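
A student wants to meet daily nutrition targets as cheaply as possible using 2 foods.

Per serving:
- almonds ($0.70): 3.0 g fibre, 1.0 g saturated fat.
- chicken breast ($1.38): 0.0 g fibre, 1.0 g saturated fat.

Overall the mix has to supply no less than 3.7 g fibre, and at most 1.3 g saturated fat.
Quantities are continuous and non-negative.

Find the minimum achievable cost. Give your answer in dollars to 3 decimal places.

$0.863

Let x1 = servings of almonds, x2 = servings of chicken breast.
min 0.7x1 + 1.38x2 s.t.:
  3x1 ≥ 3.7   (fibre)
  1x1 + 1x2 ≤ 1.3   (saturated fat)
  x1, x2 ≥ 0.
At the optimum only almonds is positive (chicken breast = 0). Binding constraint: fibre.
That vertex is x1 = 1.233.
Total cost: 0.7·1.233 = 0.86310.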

What is expected: The response must reproduce the whole listing exactly.

Output for this task:
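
A student wants to meet daily nutrition targets as cheaply as possible using 2 foods.

Per serving:
- almonds ($0.70): 3.0 g fibre, 1.0 g saturated fat.
- chicken breast ($1.38): 0.0 g fibre, 1.0 g saturated fat.

Overall the mix has to supply no less than 3.7 g fibre, and at most 1.3 g saturated fat.
Quantities are continuous and non-negative.

Find the minimum achievable cost. Give your answer in dollars to 3 decimal places.

$0.863

Let x1 = servings of almonds, x2 = servings of chicken breast.
min 0.7x1 + 1.38x2 s.t.:
  3x1 ≥ 3.7   (fibre)
  1x1 + 1x2 ≤ 1.3   (saturated fat)
  x1, x2 ≥ 0.
At the optimum only almonds is positive (chicken breast = 0). Binding constraint: fibre.
That vertex is x1 = 1.233.
Total cost: 0.7·1.233 = 0.86310.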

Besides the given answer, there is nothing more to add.